▶ [Brief]: Look through the listing below and write out exactly the lines from the line with "Let U(P, x)" to the line with "Answer: -81906151/8265 ≈ -9910.0", both included, and no others.
[[ Data to process, beginning ]]
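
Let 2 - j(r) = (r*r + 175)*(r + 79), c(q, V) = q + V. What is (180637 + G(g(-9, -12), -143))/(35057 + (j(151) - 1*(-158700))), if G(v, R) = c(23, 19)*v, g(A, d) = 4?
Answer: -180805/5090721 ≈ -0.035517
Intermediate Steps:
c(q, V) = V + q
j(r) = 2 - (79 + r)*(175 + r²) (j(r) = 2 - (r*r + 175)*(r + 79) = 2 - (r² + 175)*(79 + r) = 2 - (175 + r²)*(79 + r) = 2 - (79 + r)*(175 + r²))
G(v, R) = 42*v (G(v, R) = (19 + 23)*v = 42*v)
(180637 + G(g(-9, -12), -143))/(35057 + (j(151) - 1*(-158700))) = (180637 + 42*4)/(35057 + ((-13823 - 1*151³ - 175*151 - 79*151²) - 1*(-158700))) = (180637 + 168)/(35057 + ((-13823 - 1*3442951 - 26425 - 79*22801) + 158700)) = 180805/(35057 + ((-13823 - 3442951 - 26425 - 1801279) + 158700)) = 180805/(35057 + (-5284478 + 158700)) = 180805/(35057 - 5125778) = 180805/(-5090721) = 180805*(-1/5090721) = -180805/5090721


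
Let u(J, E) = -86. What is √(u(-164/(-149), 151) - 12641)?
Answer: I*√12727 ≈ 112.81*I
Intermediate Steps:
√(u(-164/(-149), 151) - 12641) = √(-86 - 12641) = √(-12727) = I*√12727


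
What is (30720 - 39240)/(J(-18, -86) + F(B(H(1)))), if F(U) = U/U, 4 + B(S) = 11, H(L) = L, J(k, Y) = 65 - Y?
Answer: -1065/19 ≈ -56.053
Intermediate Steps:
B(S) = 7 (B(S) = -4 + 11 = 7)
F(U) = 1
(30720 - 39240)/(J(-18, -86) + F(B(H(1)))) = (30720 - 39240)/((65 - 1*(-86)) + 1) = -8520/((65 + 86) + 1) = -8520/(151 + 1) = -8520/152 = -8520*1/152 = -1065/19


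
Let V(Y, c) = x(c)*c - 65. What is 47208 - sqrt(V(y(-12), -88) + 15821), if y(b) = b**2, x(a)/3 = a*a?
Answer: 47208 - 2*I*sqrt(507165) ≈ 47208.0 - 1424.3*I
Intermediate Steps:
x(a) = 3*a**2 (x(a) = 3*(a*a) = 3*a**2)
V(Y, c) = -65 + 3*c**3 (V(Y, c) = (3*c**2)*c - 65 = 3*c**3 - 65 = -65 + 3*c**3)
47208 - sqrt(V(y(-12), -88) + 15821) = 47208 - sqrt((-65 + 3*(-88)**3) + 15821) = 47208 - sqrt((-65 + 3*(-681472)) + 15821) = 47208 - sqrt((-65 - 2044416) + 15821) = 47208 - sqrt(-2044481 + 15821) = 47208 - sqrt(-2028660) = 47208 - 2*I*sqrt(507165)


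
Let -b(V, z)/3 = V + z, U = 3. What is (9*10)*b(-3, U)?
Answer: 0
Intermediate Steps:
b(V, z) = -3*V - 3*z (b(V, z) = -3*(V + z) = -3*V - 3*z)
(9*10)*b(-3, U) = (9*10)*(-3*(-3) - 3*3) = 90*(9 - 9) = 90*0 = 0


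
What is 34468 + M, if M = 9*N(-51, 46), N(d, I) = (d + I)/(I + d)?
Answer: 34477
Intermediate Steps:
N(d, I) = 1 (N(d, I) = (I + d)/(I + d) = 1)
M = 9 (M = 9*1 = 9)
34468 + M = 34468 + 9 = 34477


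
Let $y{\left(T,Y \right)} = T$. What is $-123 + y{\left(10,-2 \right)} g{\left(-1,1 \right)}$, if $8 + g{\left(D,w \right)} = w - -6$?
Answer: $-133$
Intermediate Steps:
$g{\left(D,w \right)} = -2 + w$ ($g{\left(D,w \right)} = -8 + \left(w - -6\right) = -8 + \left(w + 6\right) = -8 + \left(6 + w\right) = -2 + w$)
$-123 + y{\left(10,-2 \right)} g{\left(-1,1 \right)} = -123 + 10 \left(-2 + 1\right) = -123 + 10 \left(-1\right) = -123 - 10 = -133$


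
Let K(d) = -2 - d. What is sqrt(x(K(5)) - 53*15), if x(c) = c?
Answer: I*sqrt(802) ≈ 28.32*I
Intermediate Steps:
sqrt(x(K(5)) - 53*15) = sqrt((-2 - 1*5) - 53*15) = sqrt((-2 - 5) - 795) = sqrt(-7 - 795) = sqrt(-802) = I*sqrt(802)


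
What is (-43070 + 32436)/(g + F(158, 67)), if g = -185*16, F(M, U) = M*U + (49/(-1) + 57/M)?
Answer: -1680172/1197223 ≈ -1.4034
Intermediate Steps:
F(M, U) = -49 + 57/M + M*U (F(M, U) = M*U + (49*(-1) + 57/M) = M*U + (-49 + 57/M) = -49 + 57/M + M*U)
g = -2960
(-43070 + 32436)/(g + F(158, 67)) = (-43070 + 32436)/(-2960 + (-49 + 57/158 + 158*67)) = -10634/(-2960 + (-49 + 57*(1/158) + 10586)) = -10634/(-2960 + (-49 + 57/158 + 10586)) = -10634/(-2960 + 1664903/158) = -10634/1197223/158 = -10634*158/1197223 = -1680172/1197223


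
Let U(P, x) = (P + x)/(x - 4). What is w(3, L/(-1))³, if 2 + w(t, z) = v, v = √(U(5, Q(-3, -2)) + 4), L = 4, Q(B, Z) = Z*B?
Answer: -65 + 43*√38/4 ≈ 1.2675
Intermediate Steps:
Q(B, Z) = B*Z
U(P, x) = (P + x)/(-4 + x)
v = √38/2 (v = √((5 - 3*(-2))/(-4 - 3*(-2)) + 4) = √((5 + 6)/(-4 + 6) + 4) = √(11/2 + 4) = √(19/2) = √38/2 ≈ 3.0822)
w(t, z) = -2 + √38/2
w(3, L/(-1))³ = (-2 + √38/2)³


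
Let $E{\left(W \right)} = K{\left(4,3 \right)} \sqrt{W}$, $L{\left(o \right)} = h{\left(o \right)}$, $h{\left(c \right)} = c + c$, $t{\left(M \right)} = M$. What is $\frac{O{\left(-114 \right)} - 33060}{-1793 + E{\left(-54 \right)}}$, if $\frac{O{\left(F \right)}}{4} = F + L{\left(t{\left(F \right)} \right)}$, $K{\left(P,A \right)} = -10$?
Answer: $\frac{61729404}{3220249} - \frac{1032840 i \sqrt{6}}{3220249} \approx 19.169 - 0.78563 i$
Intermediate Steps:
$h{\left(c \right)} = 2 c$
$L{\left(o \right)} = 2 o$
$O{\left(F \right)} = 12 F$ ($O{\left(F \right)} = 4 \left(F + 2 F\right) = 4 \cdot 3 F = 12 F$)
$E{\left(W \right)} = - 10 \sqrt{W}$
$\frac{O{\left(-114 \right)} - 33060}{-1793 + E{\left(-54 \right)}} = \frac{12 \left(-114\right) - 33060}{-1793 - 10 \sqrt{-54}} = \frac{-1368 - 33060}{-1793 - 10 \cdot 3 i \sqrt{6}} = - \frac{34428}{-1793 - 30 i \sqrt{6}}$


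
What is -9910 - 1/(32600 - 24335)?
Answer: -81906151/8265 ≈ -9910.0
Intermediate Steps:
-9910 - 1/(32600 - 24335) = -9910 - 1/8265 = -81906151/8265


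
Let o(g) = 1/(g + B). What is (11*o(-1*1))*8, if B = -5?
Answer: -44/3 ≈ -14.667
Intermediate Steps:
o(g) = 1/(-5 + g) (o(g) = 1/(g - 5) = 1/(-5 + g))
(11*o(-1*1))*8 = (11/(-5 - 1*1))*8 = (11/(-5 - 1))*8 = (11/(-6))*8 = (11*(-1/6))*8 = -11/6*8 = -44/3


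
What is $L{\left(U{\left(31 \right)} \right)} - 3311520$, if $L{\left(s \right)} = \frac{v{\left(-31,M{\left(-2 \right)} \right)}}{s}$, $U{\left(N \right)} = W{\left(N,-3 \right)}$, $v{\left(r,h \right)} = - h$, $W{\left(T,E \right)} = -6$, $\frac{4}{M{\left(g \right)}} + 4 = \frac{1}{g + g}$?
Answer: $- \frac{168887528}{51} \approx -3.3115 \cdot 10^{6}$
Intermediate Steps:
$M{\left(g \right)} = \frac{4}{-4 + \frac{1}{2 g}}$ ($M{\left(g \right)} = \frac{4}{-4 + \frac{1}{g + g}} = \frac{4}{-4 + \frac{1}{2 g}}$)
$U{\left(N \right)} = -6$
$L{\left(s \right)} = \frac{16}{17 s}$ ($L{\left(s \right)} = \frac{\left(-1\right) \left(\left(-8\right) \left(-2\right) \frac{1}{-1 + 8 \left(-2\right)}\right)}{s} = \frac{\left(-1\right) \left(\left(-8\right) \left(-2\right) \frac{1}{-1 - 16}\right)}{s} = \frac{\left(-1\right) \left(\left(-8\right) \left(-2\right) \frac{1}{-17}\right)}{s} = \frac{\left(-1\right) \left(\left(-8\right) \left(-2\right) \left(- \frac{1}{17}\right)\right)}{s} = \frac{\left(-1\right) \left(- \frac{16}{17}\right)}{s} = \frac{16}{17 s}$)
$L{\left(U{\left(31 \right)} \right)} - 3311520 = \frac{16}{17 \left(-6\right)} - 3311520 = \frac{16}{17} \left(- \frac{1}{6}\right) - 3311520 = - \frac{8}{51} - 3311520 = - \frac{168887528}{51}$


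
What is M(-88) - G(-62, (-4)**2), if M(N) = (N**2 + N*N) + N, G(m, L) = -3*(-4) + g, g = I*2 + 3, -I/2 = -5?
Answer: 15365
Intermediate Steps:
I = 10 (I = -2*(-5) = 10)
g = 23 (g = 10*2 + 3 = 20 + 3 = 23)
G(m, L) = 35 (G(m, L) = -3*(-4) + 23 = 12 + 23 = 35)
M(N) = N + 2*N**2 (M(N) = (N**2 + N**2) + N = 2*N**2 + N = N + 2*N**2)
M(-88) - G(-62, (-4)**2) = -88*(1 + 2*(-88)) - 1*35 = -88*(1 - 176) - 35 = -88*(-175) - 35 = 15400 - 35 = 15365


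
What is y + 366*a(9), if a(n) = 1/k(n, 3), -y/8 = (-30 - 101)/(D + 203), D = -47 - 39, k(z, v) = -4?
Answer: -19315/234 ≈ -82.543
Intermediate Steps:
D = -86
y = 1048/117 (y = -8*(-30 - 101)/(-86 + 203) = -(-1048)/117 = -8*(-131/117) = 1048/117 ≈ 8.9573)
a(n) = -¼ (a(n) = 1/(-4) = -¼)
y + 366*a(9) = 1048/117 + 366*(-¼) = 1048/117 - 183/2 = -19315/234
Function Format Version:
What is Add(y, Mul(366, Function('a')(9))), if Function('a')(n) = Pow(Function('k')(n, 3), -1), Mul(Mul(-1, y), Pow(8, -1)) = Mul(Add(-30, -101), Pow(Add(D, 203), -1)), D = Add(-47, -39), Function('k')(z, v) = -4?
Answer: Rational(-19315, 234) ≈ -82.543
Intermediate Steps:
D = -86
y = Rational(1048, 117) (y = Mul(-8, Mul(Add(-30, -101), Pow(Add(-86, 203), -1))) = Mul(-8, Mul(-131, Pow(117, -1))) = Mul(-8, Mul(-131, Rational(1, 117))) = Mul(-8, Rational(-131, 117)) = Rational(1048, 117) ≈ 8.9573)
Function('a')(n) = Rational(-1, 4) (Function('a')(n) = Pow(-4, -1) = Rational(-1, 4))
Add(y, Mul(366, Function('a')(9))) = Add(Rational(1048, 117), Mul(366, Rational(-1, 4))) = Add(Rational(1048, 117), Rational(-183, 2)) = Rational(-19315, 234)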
[[ Data to process, end ]]
▶ [Exercise solution]:
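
Let U(P, x) = (P + x)/(x - 4). What is w(3, L/(-1))³, if 2 + w(t, z) = v, v = √(U(5, Q(-3, -2)) + 4), L = 4, Q(B, Z) = Z*B?
Answer: -65 + 43*√38/4 ≈ 1.2675
Intermediate Steps:
Q(B, Z) = B*Z
U(P, x) = (P + x)/(-4 + x)
v = √38/2 (v = √((5 - 3*(-2))/(-4 - 3*(-2)) + 4) = √((5 + 6)/(-4 + 6) + 4) = √(11/2 + 4) = √(19/2) = √38/2 ≈ 3.0822)
w(t, z) = -2 + √38/2
w(3, L/(-1))³ = (-2 + √38/2)³


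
Let $E{\left(W \right)} = K{\left(4,3 \right)} \sqrt{W}$, $L{\left(o \right)} = h{\left(o \right)}$, $h{\left(c \right)} = c + c$, $t{\left(M \right)} = M$. What is $\frac{O{\left(-114 \right)} - 33060}{-1793 + E{\left(-54 \right)}}$, if $\frac{O{\left(F \right)}}{4} = F + L{\left(t{\left(F \right)} \right)}$, $K{\left(P,A \right)} = -10$?
Answer: $\frac{61729404}{3220249} - \frac{1032840 i \sqrt{6}}{3220249} \approx 19.169 - 0.78563 i$
Intermediate Steps:
$h{\left(c \right)} = 2 c$
$L{\left(o \right)} = 2 o$
$O{\left(F \right)} = 12 F$ ($O{\left(F \right)} = 4 \left(F + 2 F\right) = 4 \cdot 3 F = 12 F$)
$E{\left(W \right)} = - 10 \sqrt{W}$
$\frac{O{\left(-114 \right)} - 33060}{-1793 + E{\left(-54 \right)}} = \frac{12 \left(-114\right) - 33060}{-1793 - 10 \sqrt{-54}} = \frac{-1368 - 33060}{-1793 - 10 \cdot 3 i \sqrt{6}} = - \frac{34428}{-1793 - 30 i \sqrt{6}}$


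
What is -9910 - 1/(32600 - 24335)?
Answer: -81906151/8265 ≈ -9910.0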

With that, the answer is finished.